>>

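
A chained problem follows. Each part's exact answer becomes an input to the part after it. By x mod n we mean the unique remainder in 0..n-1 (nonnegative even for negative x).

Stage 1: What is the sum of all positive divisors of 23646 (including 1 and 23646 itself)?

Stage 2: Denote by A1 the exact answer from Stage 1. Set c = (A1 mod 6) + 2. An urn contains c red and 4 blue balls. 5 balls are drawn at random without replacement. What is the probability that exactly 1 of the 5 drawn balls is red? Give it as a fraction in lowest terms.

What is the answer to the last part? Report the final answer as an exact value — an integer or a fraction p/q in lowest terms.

1/3

Stage 1: 23646 = 2 * 3 * 7 * 563; sigma = (1 + 2) * (1 + 3) * (1 + 7) * (1 + 563) = 3 * 4 * 8 * 564 = 54144; answer 54144
Stage 2: A1 = 54144; c = 2; total draws C(6,5) = 6; favorable C(2,1)*C(4,4) = 2; P = 1/3; answer 1/3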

<<

## Directions
All of the entries should be transcribed exactly as they appear.

## Output of the task
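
A chained problem follows. Each part's exact answer becomes an input to the part after it. By x mod n we mean the unique remainder in 0..n-1 (nonnegative even for negative x).

Stage 1: What is the sum of all positive divisors of 23646 (including 1 and 23646 itself)?

Stage 2: Denote by A1 the exact answer from Stage 1. Set c = (A1 mod 6) + 2. An urn contains c red and 4 blue balls. 5 balls are drawn at random without replacement. What is the probability that exactly 1 of the 5 drawn balls is red? Give it as a fraction in lowest terms.

What is the answer to the last part? Report the final answer as an exact value — an integer or a fraction p/q in lowest terms.

1/3

Stage 1: 23646 = 2 * 3 * 7 * 563; sigma = (1 + 2) * (1 + 3) * (1 + 7) * (1 + 563) = 3 * 4 * 8 * 564 = 54144; answer 54144
Stage 2: A1 = 54144; c = 2; total draws C(6,5) = 6; favorable C(2,1)*C(4,4) = 2; P = 1/3; answer 1/3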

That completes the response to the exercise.